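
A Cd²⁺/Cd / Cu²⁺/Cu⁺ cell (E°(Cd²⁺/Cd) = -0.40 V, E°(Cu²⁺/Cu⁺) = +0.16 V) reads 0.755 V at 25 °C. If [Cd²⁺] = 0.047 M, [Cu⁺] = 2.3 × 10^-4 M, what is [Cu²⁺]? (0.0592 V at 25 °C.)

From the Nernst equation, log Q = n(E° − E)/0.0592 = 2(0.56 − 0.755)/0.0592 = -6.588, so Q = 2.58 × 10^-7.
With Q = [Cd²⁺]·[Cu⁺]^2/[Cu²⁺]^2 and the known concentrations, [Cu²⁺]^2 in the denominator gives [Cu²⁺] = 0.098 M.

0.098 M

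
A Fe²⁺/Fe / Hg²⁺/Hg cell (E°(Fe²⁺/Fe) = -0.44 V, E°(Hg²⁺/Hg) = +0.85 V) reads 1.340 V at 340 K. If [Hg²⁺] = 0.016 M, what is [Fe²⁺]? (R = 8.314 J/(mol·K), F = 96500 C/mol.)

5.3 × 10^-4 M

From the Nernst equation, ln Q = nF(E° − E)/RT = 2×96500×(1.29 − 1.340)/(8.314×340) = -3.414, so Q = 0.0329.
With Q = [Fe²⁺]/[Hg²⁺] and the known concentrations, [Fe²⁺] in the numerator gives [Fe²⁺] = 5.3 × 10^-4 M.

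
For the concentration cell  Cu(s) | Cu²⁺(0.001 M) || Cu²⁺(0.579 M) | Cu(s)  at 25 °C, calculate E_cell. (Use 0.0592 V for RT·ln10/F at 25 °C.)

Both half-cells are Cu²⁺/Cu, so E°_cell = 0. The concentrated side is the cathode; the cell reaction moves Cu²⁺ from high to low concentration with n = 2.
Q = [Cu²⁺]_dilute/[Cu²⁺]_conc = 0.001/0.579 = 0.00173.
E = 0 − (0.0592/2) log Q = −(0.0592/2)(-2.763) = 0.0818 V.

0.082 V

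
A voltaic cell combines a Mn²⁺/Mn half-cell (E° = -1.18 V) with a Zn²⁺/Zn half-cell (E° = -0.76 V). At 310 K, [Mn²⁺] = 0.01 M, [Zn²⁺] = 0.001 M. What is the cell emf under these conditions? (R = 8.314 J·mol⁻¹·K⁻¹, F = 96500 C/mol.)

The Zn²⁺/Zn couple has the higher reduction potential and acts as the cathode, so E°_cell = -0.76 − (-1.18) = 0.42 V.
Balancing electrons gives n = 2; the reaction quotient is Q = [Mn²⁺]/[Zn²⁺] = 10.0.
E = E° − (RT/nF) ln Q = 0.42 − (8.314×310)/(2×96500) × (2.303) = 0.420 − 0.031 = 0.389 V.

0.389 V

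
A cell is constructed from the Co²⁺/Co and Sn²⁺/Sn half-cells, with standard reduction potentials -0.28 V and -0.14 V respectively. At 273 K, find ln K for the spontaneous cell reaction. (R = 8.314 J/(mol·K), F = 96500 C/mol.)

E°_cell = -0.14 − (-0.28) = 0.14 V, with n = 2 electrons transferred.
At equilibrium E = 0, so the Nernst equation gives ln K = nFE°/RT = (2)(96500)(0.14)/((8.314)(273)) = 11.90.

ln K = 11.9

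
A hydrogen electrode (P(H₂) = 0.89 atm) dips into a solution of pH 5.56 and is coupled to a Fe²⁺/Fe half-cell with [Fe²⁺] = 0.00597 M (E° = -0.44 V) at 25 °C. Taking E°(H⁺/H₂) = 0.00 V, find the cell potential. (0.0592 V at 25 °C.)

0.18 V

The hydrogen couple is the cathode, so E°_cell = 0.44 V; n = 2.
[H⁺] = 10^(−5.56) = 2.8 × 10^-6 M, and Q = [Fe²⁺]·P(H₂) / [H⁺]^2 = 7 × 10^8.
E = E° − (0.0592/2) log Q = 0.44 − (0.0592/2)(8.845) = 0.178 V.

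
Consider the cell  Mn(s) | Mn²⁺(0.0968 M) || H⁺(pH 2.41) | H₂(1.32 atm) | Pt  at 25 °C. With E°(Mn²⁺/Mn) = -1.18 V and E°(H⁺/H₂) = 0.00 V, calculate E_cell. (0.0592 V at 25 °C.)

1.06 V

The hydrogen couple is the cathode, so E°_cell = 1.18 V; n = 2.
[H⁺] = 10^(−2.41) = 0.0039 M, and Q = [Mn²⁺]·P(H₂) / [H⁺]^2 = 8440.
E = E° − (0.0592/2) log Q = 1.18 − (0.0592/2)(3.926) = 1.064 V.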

* * *

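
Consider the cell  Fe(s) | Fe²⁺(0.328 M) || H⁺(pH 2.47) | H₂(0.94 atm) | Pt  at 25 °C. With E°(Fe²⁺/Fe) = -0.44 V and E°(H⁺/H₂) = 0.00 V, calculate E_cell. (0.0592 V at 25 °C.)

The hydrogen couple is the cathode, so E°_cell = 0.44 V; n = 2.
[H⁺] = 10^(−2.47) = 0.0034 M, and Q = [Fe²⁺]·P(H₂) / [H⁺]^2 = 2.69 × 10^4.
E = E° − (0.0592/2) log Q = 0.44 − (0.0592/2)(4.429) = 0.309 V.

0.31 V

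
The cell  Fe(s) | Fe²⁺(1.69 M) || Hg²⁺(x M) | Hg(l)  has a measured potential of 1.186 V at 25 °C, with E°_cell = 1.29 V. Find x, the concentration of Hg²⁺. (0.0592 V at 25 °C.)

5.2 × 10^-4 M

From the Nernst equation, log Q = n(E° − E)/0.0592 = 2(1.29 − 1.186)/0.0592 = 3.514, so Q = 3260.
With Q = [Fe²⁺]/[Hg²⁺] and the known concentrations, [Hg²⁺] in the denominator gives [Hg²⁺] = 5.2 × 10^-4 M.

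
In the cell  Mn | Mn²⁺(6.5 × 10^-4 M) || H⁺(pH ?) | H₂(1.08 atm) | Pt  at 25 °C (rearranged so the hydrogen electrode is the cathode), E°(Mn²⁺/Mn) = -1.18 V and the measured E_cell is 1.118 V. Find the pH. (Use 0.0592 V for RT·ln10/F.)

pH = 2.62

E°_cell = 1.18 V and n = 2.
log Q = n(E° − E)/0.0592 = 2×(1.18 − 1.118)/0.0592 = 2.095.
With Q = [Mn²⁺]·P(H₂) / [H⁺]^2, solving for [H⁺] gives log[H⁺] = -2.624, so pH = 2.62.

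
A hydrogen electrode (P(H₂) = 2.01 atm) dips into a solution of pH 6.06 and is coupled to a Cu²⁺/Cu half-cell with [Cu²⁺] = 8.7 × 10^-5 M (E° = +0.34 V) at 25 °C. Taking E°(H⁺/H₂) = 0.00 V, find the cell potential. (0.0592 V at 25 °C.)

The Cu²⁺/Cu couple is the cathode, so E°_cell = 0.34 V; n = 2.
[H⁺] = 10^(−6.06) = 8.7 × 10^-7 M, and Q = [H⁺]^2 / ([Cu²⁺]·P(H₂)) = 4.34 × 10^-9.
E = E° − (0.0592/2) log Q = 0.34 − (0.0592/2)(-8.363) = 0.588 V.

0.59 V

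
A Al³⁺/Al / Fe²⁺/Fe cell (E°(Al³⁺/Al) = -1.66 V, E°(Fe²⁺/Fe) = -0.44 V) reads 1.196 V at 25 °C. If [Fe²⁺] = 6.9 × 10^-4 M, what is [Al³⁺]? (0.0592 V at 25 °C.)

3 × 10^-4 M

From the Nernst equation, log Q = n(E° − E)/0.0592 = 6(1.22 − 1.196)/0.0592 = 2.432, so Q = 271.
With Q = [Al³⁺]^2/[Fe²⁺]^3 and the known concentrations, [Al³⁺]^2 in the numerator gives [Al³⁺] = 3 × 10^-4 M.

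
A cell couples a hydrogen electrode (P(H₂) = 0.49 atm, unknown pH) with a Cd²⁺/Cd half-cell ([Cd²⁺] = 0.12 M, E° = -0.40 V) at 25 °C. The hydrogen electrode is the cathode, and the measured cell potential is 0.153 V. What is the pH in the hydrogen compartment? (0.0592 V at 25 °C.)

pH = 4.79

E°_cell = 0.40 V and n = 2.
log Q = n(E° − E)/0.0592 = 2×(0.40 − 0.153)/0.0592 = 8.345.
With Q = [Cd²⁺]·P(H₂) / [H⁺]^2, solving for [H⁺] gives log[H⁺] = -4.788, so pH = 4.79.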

==

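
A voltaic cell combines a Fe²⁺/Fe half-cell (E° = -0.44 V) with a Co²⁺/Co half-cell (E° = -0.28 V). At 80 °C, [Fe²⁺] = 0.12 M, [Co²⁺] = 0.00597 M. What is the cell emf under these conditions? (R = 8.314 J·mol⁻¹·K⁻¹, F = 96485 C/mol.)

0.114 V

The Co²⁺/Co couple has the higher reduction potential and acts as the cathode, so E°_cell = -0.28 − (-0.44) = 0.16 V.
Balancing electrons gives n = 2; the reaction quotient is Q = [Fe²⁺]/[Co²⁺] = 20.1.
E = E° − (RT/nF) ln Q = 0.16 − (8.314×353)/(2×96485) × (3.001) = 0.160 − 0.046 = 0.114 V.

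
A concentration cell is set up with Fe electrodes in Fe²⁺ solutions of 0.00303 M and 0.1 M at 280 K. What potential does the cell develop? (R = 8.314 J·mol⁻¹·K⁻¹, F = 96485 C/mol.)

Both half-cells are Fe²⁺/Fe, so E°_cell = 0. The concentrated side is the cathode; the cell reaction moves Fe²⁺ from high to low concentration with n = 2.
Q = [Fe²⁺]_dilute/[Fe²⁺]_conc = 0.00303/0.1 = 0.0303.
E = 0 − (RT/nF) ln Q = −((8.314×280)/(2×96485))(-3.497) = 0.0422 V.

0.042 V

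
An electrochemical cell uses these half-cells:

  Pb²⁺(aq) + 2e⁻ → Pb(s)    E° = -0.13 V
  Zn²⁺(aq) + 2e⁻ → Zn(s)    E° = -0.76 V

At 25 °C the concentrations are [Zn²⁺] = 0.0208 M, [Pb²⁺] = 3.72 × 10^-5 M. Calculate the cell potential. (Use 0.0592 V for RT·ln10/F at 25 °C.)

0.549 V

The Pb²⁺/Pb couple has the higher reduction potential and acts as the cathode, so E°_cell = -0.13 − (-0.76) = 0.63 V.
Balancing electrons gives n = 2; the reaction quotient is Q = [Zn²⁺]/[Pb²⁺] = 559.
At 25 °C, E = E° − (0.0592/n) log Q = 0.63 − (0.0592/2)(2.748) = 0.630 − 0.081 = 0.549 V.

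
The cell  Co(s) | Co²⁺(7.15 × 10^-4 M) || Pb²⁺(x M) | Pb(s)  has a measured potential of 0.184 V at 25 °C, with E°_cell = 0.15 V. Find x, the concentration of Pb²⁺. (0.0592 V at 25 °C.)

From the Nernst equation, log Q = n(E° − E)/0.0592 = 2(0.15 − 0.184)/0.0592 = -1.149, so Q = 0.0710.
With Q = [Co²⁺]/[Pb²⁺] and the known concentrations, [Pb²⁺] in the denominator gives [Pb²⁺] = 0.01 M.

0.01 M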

WHAT THE EXERCISE ASKS ▸
Could you reproduce exactly the lines of the entries above, from the one with "A voltaic cell combines a Fe²⁺/Fe" through the one with "Zn²⁺(aq) + 2e⁻", and nothing else?

EXPECTED ANSWER ▸
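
A voltaic cell combines a Fe²⁺/Fe half-cell (E° = -0.44 V) with a Co²⁺/Co half-cell (E° = -0.28 V). At 80 °C, [Fe²⁺] = 0.12 M, [Co²⁺] = 0.00597 M. What is the cell emf under these conditions? (R = 8.314 J·mol⁻¹·K⁻¹, F = 96485 C/mol.)

0.114 V

The Co²⁺/Co couple has the higher reduction potential and acts as the cathode, so E°_cell = -0.28 − (-0.44) = 0.16 V.
Balancing electrons gives n = 2; the reaction quotient is Q = [Fe²⁺]/[Co²⁺] = 20.1.
E = E° − (RT/nF) ln Q = 0.16 − (8.314×353)/(2×96485) × (3.001) = 0.160 − 0.046 = 0.114 V.

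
A concentration cell is set up with Fe electrodes in Fe²⁺ solutions of 0.00303 M and 0.1 M at 280 K. What potential does the cell develop? (R = 8.314 J·mol⁻¹·K⁻¹, F = 96485 C/mol.)

Both half-cells are Fe²⁺/Fe, so E°_cell = 0. The concentrated side is the cathode; the cell reaction moves Fe²⁺ from high to low concentration with n = 2.
Q = [Fe²⁺]_dilute/[Fe²⁺]_conc = 0.00303/0.1 = 0.0303.
E = 0 − (RT/nF) ln Q = −((8.314×280)/(2×96485))(-3.497) = 0.0422 V.

0.042 V

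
An electrochemical cell uses these half-cells:

  Pb²⁺(aq) + 2e⁻ → Pb(s)    E° = -0.13 V
  Zn²⁺(aq) + 2e⁻ → Zn(s)    E° = -0.76 V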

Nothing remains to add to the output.